Task item: Could you output only the lines from the one containing "Consider site A (latitude 42.1°N, δ" through the last line of the data, both included?

Task inputs:

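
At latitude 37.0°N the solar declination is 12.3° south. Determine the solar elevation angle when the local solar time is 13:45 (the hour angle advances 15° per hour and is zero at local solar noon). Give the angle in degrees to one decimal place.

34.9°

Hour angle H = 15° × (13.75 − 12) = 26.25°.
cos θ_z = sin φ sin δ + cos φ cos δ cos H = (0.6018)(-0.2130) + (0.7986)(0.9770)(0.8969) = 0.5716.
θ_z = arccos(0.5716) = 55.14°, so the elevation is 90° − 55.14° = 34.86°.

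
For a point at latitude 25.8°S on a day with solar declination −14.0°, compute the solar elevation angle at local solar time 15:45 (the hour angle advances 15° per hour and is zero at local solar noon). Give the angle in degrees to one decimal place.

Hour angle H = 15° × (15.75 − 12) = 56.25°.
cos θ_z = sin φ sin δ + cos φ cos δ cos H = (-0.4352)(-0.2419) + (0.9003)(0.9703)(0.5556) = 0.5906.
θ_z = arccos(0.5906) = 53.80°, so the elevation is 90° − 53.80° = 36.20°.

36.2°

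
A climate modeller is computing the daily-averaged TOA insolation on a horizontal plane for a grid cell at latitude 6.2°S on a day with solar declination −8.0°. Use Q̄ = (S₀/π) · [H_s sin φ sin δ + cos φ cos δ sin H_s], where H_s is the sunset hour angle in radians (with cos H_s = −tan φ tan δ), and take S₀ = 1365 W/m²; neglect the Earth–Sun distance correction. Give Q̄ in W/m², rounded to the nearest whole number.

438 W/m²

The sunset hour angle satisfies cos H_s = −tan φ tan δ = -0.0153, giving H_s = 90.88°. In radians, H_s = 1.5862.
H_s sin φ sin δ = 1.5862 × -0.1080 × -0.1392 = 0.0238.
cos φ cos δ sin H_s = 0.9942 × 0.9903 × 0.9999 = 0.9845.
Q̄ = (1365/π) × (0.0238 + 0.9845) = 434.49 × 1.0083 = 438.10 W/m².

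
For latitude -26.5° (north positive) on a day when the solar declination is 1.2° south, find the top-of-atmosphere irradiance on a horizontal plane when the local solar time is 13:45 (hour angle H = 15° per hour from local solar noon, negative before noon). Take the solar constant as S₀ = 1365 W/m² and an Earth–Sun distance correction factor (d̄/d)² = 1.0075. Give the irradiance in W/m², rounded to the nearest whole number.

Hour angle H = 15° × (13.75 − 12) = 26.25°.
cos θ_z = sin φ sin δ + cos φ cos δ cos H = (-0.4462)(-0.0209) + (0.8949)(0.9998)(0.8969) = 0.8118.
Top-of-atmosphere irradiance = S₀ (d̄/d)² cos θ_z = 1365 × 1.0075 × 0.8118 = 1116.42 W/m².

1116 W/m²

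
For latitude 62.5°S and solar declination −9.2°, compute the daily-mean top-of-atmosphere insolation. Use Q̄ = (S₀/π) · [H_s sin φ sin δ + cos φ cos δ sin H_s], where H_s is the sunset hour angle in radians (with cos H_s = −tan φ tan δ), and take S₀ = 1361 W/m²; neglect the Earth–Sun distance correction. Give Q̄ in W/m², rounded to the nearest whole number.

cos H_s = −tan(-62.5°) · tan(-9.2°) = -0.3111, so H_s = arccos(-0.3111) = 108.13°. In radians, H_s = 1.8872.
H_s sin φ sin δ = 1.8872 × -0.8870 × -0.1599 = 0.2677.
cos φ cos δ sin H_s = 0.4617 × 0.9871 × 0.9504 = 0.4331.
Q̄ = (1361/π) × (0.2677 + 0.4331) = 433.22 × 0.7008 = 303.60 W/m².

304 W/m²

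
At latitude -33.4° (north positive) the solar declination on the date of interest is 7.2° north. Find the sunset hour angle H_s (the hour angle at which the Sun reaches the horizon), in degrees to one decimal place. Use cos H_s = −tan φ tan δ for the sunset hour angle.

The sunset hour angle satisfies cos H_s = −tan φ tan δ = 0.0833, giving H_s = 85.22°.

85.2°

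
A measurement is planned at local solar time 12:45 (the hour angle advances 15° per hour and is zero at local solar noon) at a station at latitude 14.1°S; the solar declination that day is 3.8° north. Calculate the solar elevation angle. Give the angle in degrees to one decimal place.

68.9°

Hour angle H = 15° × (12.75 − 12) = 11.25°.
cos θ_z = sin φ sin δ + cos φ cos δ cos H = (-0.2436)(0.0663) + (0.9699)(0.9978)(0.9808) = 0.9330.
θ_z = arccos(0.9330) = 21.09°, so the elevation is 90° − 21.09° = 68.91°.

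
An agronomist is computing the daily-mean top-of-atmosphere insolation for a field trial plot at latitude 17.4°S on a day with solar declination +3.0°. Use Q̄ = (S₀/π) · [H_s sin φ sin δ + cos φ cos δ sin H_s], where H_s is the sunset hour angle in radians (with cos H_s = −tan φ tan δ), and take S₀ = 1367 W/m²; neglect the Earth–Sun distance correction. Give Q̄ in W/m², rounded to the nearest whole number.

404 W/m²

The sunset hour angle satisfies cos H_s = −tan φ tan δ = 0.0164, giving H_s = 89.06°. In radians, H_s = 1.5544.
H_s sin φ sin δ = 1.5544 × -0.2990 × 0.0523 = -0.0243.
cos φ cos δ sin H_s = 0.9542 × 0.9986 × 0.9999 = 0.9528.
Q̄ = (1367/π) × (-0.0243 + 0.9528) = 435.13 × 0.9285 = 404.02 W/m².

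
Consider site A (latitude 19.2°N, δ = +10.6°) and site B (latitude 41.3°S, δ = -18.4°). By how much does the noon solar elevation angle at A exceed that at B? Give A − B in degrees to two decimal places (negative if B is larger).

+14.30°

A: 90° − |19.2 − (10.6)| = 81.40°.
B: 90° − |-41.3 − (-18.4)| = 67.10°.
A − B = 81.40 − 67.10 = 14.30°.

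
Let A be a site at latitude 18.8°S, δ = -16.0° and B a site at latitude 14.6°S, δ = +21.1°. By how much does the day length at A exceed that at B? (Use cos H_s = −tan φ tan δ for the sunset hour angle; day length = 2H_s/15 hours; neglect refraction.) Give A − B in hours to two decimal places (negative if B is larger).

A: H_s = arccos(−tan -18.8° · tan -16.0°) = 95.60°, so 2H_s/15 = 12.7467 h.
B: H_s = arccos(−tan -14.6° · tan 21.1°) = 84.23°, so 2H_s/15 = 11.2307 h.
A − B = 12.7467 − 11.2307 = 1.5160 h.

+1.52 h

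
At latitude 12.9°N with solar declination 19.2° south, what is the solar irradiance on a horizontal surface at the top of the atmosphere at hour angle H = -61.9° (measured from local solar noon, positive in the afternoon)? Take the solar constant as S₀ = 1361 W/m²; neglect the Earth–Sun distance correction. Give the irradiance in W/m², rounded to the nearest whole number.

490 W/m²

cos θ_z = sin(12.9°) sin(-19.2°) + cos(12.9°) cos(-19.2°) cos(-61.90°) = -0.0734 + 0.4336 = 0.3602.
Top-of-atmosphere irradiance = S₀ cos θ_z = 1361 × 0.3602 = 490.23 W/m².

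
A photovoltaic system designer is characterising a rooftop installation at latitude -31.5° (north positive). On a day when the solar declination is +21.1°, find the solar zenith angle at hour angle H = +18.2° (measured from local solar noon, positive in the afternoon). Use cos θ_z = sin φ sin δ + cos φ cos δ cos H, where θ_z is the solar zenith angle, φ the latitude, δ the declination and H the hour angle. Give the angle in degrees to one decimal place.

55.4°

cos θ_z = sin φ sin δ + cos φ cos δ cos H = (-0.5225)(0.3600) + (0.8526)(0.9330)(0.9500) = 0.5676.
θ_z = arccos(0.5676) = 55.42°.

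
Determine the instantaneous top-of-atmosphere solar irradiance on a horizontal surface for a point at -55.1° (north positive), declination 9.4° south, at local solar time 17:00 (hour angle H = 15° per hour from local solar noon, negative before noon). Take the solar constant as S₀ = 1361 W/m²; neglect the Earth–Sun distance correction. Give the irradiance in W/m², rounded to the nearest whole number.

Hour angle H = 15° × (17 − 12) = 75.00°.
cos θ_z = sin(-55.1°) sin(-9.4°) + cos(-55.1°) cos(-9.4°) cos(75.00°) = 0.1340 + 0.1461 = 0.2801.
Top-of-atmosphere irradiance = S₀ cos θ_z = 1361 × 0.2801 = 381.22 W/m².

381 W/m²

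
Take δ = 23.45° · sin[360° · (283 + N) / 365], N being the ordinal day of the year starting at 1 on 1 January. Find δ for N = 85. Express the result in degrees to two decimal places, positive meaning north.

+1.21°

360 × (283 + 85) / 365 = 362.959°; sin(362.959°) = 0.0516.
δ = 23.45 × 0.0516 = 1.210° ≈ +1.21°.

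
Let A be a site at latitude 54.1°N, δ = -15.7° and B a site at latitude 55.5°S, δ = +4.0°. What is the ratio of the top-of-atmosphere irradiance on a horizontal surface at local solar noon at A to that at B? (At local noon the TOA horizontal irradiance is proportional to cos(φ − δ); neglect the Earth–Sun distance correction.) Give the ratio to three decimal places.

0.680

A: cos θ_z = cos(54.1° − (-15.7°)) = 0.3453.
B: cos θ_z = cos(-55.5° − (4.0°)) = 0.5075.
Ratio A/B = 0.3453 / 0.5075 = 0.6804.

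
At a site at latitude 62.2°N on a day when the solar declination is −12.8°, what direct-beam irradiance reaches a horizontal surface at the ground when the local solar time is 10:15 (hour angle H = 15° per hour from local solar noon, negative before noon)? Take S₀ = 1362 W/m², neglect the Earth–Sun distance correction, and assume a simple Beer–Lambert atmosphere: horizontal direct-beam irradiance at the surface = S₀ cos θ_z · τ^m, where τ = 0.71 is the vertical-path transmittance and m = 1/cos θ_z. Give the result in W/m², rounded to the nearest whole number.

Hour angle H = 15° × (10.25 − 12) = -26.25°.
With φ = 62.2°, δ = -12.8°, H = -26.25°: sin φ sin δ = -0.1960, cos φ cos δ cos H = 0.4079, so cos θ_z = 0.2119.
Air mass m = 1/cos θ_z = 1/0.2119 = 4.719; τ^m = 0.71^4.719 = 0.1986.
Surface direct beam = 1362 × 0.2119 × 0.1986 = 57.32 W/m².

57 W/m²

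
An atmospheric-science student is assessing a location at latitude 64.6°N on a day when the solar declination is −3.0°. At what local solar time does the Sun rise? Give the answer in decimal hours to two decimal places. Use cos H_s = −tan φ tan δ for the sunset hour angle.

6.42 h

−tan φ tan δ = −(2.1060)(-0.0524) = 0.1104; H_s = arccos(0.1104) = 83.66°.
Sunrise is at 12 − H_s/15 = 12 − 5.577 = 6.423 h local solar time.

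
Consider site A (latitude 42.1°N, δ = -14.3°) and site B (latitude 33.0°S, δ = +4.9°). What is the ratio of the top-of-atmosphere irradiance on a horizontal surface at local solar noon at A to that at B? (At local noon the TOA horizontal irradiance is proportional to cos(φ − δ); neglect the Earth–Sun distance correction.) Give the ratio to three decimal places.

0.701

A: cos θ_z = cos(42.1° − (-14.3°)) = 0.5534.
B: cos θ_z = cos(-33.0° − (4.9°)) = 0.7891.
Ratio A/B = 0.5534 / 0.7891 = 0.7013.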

Response for this exercise:
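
Consider site A (latitude 42.1°N, δ = -14.3°) and site B (latitude 33.0°S, δ = +4.9°). What is the ratio of the top-of-atmosphere irradiance on a horizontal surface at local solar noon at A to that at B? (At local noon the TOA horizontal irradiance is proportional to cos(φ − δ); neglect the Earth–Sun distance correction.) Give the ratio to three decimal places.

0.701

A: cos θ_z = cos(42.1° − (-14.3°)) = 0.5534.
B: cos θ_z = cos(-33.0° − (4.9°)) = 0.7891.
Ratio A/B = 0.5534 / 0.7891 = 0.7013.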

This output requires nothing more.